*** Opening Data to process ***

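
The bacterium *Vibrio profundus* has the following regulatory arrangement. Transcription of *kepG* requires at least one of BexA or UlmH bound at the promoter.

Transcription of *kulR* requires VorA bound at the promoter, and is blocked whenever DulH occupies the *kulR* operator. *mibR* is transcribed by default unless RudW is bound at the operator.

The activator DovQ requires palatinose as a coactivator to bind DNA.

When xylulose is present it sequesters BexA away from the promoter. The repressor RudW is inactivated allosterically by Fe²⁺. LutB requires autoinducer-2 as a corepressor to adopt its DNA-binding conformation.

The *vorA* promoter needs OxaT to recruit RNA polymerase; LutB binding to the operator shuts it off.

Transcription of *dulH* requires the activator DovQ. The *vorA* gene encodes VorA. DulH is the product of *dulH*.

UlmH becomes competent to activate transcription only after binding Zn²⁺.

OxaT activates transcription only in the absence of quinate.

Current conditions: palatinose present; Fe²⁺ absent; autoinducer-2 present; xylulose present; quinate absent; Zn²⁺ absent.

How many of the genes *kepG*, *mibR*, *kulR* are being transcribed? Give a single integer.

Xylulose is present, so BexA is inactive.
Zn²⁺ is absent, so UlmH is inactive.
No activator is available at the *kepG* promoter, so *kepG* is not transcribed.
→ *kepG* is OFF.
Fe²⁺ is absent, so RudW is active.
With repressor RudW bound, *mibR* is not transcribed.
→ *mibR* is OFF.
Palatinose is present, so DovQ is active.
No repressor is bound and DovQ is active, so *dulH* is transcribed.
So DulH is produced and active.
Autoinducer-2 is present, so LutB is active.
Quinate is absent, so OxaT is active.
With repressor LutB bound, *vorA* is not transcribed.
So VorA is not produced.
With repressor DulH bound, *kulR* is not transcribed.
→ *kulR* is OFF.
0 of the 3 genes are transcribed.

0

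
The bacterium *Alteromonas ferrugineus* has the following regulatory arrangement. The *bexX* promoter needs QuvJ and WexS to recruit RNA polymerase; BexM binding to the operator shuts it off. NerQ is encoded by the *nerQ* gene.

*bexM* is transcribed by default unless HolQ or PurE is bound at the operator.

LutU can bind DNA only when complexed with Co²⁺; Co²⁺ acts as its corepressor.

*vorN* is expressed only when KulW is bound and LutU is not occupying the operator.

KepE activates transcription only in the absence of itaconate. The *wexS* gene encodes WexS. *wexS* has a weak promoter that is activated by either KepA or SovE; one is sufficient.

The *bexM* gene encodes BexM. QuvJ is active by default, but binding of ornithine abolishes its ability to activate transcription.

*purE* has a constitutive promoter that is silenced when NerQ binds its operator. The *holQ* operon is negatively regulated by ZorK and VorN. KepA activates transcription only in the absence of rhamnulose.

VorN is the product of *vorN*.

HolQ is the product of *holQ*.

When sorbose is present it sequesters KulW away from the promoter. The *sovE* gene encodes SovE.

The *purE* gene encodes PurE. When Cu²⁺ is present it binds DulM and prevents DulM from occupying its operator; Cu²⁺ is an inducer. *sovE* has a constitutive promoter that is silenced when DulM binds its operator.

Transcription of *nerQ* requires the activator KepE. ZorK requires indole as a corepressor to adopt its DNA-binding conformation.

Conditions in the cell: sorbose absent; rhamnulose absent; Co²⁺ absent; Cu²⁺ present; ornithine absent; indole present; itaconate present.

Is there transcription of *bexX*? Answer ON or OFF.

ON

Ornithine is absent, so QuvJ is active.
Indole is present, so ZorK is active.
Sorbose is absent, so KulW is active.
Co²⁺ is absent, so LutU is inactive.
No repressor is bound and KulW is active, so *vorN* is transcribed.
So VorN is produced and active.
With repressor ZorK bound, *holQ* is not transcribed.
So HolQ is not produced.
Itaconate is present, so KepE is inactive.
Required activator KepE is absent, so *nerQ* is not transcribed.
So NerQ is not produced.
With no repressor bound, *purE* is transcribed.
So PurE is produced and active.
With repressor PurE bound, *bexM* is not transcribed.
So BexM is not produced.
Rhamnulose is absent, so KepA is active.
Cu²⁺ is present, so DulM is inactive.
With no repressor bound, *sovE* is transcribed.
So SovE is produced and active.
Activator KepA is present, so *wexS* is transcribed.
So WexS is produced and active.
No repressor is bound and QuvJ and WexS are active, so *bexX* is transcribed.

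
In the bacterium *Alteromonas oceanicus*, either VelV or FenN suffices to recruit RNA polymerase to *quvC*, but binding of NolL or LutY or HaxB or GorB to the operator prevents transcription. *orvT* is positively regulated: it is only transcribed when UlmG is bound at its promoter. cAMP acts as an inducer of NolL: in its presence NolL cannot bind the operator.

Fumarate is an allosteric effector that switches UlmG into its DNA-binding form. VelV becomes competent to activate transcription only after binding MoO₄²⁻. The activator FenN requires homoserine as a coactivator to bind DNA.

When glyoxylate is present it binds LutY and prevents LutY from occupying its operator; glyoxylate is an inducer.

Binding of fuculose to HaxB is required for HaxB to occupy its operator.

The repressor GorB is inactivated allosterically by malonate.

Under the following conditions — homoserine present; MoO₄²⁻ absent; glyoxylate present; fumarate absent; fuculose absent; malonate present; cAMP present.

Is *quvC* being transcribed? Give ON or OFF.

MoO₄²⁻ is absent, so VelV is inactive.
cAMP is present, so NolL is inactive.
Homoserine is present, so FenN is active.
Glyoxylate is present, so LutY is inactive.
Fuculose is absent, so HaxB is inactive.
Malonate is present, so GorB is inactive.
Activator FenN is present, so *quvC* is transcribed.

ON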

*** Closing Data to process ***

**Required work**
Using the records above, select and copy every line that has the word "acts".

**Response box**
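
LutU can bind DNA only when complexed with Co²⁺; Co²⁺ acts as its corepressor.
In the bacterium *Alteromonas oceanicus*, either VelV or FenN suffices to recruit RNA polymerase to *quvC*, but binding of NolL or LutY or HaxB or GorB to the operator prevents transcription. *orvT* is positively regulated: it is only transcribed when UlmG is bound at its promoter. cAMP acts as an inducer of NolL: in its presence NolL cannot bind the operator.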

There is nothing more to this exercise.